> [Activity] Give the entries again exactly, every one of them.

> [Information shown]
__________
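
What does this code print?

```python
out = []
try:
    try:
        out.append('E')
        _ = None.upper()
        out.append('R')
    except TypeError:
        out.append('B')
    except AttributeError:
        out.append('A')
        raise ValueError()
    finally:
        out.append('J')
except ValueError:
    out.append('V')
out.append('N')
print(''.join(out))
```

Execution trace: 'E' (inner try body) → 'A' (inner except AttributeError) → 'J' (inner finally) → 'V' (outer except ValueError) → 'N' (after the try/except). Output: EAJVN

Answer: EAJVN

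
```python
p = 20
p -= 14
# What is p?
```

Trace:
`p = 20` → p = 20
`p -= 14` → p = 6
So p = 6

Answer: 6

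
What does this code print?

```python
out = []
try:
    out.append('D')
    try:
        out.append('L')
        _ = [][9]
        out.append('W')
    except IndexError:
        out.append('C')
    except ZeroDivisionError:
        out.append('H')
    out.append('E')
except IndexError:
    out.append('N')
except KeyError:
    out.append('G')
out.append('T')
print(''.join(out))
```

Execution trace: 'D' (try body) → 'L' (inner try body) → 'C' (inner except IndexError) → 'E' (try body, no exception) → 'T' (after the try/except). Output: DLCET

Answer: DLCET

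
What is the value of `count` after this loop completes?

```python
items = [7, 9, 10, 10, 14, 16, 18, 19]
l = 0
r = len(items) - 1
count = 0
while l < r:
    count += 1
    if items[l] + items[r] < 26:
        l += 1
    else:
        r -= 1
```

Steps to find pair summing to 26
`count` takes the values: 0 → 1 → 2 → 3 → 4 → 5 → 6 → 7

Answer: 7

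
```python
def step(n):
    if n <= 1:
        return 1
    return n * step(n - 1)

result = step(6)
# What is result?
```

step(6) = 6 * 5 * 4 * 3 * 2 * 1 = 720

Answer: 720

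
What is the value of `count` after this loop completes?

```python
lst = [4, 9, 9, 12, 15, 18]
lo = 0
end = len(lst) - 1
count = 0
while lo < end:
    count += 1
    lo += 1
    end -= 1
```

Iterations until pointers meet (list length 6)
`count` takes the values: 0 → 1 → 2 → 3

Answer: 3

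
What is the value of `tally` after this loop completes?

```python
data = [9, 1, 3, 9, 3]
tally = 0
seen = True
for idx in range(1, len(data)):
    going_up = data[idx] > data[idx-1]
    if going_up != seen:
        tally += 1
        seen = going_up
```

Count direction changes in [9, 1, 3, 9, 3]
`tally` takes the values: 0 → 1 → 2 → 3

Answer: 3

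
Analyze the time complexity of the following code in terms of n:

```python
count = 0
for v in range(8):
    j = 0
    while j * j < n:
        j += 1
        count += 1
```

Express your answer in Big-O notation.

Each loop level contributes: 1 × √n. Multiplying the contributions gives O(√n).

Answer: O(√n)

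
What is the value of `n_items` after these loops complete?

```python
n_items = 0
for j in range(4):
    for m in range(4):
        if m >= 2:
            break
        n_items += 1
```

Inner breaks at 2, outer runs 4 times
`n_items` takes the values: 0 → 1 → 2 → 3 → 4 → 5 → 6 → 7 → 8

Answer: 8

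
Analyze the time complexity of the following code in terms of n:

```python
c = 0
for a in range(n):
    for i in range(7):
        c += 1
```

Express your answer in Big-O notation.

Each loop level contributes: n × 1. Multiplying the contributions gives O(n).

Answer: O(n)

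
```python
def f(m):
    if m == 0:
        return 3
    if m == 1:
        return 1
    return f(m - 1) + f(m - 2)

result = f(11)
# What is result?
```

Build up from base cases: f(0)=3, f(1)=1, f(2)=4, f(3)=5, f(4)=9, f(5)=14, f(6)=23, ..., f(11)=254

Answer: 254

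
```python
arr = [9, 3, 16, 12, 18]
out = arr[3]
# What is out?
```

Trace:
`arr = [9, 3, 16, 12, 18]` → arr = [9, 3, 16, 12, 18]
`out = arr[3]` → out = 12
So out = 12

Answer: 12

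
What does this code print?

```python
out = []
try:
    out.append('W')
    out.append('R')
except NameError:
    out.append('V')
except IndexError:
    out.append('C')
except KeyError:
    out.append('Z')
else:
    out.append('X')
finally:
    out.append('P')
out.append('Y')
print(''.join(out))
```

Execution trace: 'W' (try body) → 'R' (try body, no exception) → 'X' (else) → 'P' (finally) → 'Y' (after the try/except). Output: WRXPY

Answer: WRXPY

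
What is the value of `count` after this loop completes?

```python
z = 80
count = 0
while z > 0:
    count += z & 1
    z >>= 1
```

Count set bits in 80 (binary: 0b1010000)
`count` takes the values: 0 → 1 → 2

Answer: 2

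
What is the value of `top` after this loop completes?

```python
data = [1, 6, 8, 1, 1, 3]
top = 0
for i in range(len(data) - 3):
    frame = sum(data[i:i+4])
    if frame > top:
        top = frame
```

Max sum of 4-element window in [1, 6, 8, 1, 1, 3]
`top` takes the values: 0 → 16

Answer: 16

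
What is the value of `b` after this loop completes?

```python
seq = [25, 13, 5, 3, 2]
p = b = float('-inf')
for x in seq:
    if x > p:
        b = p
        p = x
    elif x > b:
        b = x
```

Second largest (with repeats) in [25, 13, 5, 3, 2]
`b` takes the values: -inf → 13

Answer: 13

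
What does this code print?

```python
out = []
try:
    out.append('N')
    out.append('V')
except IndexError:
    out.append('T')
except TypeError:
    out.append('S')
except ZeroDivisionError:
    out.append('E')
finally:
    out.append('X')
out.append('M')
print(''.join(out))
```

Execution trace: 'N' (try body) → 'V' (try body, no exception) → 'X' (finally) → 'M' (after the try/except). Output: NVXM

Answer: NVXM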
__________
> [Answer box]
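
What does this code print?

```python
out = []
try:
    try:
        out.append('E')
        _ = None.upper()
        out.append('R')
    except TypeError:
        out.append('B')
    except AttributeError:
        out.append('A')
        raise ValueError()
    finally:
        out.append('J')
except ValueError:
    out.append('V')
out.append('N')
print(''.join(out))
```

Execution trace: 'E' (inner try body) → 'A' (inner except AttributeError) → 'J' (inner finally) → 'V' (outer except ValueError) → 'N' (after the try/except). Output: EAJVN

Answer: EAJVN

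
```python
p = 20
p -= 14
# What is p?
```

Trace:
`p = 20` → p = 20
`p -= 14` → p = 6
So p = 6

Answer: 6

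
What does this code print?

```python
out = []
try:
    out.append('D')
    try:
        out.append('L')
        _ = [][9]
        out.append('W')
    except IndexError:
        out.append('C')
    except ZeroDivisionError:
        out.append('H')
    out.append('E')
except IndexError:
    out.append('N')
except KeyError:
    out.append('G')
out.append('T')
print(''.join(out))
```

Execution trace: 'D' (try body) → 'L' (inner try body) → 'C' (inner except IndexError) → 'E' (try body, no exception) → 'T' (after the try/except). Output: DLCET

Answer: DLCET

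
What is the value of `count` after this loop completes?

```python
items = [7, 9, 10, 10, 14, 16, 18, 19]
l = 0
r = len(items) - 1
count = 0
while l < r:
    count += 1
    if items[l] + items[r] < 26:
        l += 1
    else:
        r -= 1
```

Steps to find pair summing to 26
`count` takes the values: 0 → 1 → 2 → 3 → 4 → 5 → 6 → 7

Answer: 7

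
```python
def step(n):
    if n <= 1:
        return 1
    return n * step(n - 1)

result = step(6)
# What is result?
```

step(6) = 6 * 5 * 4 * 3 * 2 * 1 = 720

Answer: 720

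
What is the value of `count` after this loop completes?

```python
lst = [4, 9, 9, 12, 15, 18]
lo = 0
end = len(lst) - 1
count = 0
while lo < end:
    count += 1
    lo += 1
    end -= 1
```

Iterations until pointers meet (list length 6)
`count` takes the values: 0 → 1 → 2 → 3

Answer: 3

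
What is the value of `tally` after this loop completes?

```python
data = [9, 1, 3, 9, 3]
tally = 0
seen = True
for idx in range(1, len(data)):
    going_up = data[idx] > data[idx-1]
    if going_up != seen:
        tally += 1
        seen = going_up
```

Count direction changes in [9, 1, 3, 9, 3]
`tally` takes the values: 0 → 1 → 2 → 3

Answer: 3

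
Analyze the time complexity of the following code in terms of n:

```python
count = 0
for v in range(8):
    j = 0
    while j * j < n:
        j += 1
        count += 1
```

Express your answer in Big-O notation.

Each loop level contributes: 1 × √n. Multiplying the contributions gives O(√n).

Answer: O(√n)

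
What is the value of `n_items` after these loops complete?

```python
n_items = 0
for j in range(4):
    for m in range(4):
        if m >= 2:
            break
        n_items += 1
```

Inner breaks at 2, outer runs 4 times
`n_items` takes the values: 0 → 1 → 2 → 3 → 4 → 5 → 6 → 7 → 8

Answer: 8

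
Analyze the time complexity of the following code in terms of n:

```python
c = 0
for a in range(n):
    for i in range(7):
        c += 1
```

Express your answer in Big-O notation.

Each loop level contributes: n × 1. Multiplying the contributions gives O(n).

Answer: O(n)

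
```python
def f(m):
    if m == 0:
        return 3
    if m == 1:
        return 1
    return f(m - 1) + f(m - 2)

result = f(11)
# What is result?
```

Build up from base cases: f(0)=3, f(1)=1, f(2)=4, f(3)=5, f(4)=9, f(5)=14, f(6)=23, ..., f(11)=254

Answer: 254

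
```python
arr = [9, 3, 16, 12, 18]
out = arr[3]
# What is out?
```

Trace:
`arr = [9, 3, 16, 12, 18]` → arr = [9, 3, 16, 12, 18]
`out = arr[3]` → out = 12
So out = 12

Answer: 12

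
What does this code print?

```python
out = []
try:
    out.append('W')
    out.append('R')
except NameError:
    out.append('V')
except IndexError:
    out.append('C')
except KeyError:
    out.append('Z')
else:
    out.append('X')
finally:
    out.append('P')
out.append('Y')
print(''.join(out))
```

Execution trace: 'W' (try body) → 'R' (try body, no exception) → 'X' (else) → 'P' (finally) → 'Y' (after the try/except). Output: WRXPY

Answer: WRXPY

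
What is the value of `count` after this loop completes?

```python
z = 80
count = 0
while z > 0:
    count += z & 1
    z >>= 1
```

Count set bits in 80 (binary: 0b1010000)
`count` takes the values: 0 → 1 → 2

Answer: 2

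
What is the value of `top` after this loop completes?

```python
data = [1, 6, 8, 1, 1, 3]
top = 0
for i in range(len(data) - 3):
    frame = sum(data[i:i+4])
    if frame > top:
        top = frame
```

Max sum of 4-element window in [1, 6, 8, 1, 1, 3]
`top` takes the values: 0 → 16

Answer: 16

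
What is the value of `b` after this loop completes?

```python
seq = [25, 13, 5, 3, 2]
p = b = float('-inf')
for x in seq:
    if x > p:
        b = p
        p = x
    elif x > b:
        b = x
```

Second largest (with repeats) in [25, 13, 5, 3, 2]
`b` takes the values: -inf → 13

Answer: 13

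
What does this code print?

```python
out = []
try:
    out.append('N')
    out.append('V')
except IndexError:
    out.append('T')
except TypeError:
    out.append('S')
except ZeroDivisionError:
    out.append('E')
finally:
    out.append('X')
out.append('M')
print(''.join(out))
```

Execution trace: 'N' (try body) → 'V' (try body, no exception) → 'X' (finally) → 'M' (after the try/except). Output: NVXM

Answer: NVXM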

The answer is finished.